═════ DATA EXCERPTS ═════

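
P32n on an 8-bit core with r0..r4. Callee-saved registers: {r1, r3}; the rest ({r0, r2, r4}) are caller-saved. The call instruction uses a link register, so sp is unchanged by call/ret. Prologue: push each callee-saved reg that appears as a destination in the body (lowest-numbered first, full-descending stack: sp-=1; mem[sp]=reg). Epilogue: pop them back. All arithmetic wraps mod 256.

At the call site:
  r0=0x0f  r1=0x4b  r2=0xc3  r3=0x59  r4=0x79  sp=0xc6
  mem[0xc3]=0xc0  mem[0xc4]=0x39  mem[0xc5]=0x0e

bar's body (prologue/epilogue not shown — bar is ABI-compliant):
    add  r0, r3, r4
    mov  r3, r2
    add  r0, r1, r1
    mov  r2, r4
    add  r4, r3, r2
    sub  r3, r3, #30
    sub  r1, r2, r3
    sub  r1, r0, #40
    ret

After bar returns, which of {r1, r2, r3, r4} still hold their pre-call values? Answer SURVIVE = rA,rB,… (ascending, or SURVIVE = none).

SURVIVE = r1,r3

prologue: push r1 -> mem[0xc5]=0x4b, sp=0xc5
prologue: push r3 -> mem[0xc4]=0x59, sp=0xc4
body[0] add  r0, r3, r4 -> r0=0xd2
body[1] mov  r3, r2 -> r3=0xc3
body[2] add  r0, r1, r1 -> r0=0x96
body[3] mov  r2, r4 -> r2=0x79
body[4] add  r4, r3, r2 -> r4=0x3c
body[5] sub  r3, r3, #30 -> r3=0xa5
body[6] sub  r1, r2, r3 -> r1=0xd4
body[7] sub  r1, r0, #40 -> r1=0x6e
epilogue: pop r3=0x59, sp=0xc5
epilogue: pop r1=0x4b, sp=0xc6
r1: callee-saved, written=True
r2: caller-saved, written=True
r3: callee-saved, written=True
r4: caller-saved, written=True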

═════

## TASK PROMPT
Return the complete material exactly as it reads.

## ANSWER AREA
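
P32n on an 8-bit core with r0..r4. Callee-saved registers: {r1, r3}; the rest ({r0, r2, r4}) are caller-saved. The call instruction uses a link register, so sp is unchanged by call/ret. Prologue: push each callee-saved reg that appears as a destination in the body (lowest-numbered first, full-descending stack: sp-=1; mem[sp]=reg). Epilogue: pop them back. All arithmetic wraps mod 256.

At the call site:
  r0=0x0f  r1=0x4b  r2=0xc3  r3=0x59  r4=0x79  sp=0xc6
  mem[0xc3]=0xc0  mem[0xc4]=0x39  mem[0xc5]=0x0e

bar's body (prologue/epilogue not shown — bar is ABI-compliant):
    add  r0, r3, r4
    mov  r3, r2
    add  r0, r1, r1
    mov  r2, r4
    add  r4, r3, r2
    sub  r3, r3, #30
    sub  r1, r2, r3
    sub  r1, r0, #40
    ret

After bar returns, which of {r1, r2, r3, r4} still hold their pre-call values? Answer SURVIVE = rA,rB,… (ascending, or SURVIVE = none).

SURVIVE = r1,r3

prologue: push r1 -> mem[0xc5]=0x4b, sp=0xc5
prologue: push r3 -> mem[0xc4]=0x59, sp=0xc4
body[0] add  r0, r3, r4 -> r0=0xd2
body[1] mov  r3, r2 -> r3=0xc3
body[2] add  r0, r1, r1 -> r0=0x96
body[3] mov  r2, r4 -> r2=0x79
body[4] add  r4, r3, r2 -> r4=0x3c
body[5] sub  r3, r3, #30 -> r3=0xa5
body[6] sub  r1, r2, r3 -> r1=0xd4
body[7] sub  r1, r0, #40 -> r1=0x6e
epilogue: pop r3=0x59, sp=0xc5
epilogue: pop r1=0x4b, sp=0xc6
r1: callee-saved, written=True
r2: caller-saved, written=True
r3: callee-saved, written=True
r4: caller-saved, written=True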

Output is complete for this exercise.